#### WHAT TO PRODUCE:
Look for the string "port" in the listing. Copy each line that has it.

━━━━━━━━━━━━━━━━━━━━━━━━━━━━━━

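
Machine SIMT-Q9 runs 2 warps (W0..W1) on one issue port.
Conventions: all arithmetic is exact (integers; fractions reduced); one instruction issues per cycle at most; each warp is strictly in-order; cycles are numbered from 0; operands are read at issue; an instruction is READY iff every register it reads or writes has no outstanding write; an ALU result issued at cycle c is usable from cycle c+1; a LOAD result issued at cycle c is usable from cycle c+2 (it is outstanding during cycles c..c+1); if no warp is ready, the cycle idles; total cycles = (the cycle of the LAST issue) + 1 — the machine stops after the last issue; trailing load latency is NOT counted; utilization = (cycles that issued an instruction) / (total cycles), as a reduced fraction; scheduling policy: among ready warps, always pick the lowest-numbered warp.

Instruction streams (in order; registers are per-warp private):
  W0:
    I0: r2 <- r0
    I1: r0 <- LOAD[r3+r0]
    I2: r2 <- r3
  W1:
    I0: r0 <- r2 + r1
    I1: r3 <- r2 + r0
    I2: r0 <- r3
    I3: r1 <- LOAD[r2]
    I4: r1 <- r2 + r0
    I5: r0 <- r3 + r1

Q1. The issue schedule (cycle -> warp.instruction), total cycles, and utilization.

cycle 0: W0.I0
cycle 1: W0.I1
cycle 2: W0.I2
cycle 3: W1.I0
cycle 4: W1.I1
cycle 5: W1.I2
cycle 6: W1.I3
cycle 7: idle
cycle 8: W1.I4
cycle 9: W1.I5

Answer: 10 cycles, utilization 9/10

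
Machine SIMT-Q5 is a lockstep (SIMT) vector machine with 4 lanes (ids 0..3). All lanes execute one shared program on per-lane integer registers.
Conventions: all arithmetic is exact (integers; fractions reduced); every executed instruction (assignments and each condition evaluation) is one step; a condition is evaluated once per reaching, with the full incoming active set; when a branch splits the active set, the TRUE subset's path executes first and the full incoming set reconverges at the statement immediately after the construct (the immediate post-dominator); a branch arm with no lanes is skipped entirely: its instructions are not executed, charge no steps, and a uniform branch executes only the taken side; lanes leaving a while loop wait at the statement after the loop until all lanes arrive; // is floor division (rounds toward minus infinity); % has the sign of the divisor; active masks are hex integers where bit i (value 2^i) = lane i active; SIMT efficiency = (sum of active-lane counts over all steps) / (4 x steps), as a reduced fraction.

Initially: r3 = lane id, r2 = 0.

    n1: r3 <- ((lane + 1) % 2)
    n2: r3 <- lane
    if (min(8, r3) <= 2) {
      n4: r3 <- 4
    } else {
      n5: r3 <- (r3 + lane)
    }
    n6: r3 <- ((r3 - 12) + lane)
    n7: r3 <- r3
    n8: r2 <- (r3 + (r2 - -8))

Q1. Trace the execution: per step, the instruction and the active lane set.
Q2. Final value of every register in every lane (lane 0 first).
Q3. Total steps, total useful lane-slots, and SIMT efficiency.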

━━━━━━━━━━━━━━━━━━━━━━━━━━━━━━

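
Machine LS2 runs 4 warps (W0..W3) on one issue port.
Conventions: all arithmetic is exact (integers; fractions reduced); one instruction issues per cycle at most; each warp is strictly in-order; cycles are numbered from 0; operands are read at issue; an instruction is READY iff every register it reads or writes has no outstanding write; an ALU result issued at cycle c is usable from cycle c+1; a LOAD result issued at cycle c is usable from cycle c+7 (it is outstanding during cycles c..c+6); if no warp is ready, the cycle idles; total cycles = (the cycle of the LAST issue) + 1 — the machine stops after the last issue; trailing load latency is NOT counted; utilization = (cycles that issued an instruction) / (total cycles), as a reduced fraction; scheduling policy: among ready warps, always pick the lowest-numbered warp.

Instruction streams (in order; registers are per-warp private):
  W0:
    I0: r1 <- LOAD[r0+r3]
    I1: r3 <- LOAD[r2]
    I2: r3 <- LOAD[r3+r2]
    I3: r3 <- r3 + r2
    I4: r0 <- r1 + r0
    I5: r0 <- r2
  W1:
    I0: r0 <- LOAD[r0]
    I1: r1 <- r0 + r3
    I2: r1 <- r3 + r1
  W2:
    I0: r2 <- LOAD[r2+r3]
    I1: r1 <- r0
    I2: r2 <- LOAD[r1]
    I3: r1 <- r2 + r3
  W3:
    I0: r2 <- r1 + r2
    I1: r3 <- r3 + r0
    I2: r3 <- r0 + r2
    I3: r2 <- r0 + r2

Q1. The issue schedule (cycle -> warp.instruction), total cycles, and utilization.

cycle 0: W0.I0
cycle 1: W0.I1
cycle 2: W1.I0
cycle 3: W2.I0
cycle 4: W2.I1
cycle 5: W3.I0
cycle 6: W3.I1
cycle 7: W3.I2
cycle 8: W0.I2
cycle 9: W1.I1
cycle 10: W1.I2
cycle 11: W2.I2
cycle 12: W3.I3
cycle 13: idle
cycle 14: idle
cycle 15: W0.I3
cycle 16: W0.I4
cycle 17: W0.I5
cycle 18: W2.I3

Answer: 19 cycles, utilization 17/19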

━━━━━━━━━━━━━━━━━━━━━━━━━━━━━━

#### EXERCISE OUTPUT:
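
Machine SIMT-Q9 runs 2 warps (W0..W1) on one issue port.
Machine LS2 runs 4 warps (W0..W3) on one issue port.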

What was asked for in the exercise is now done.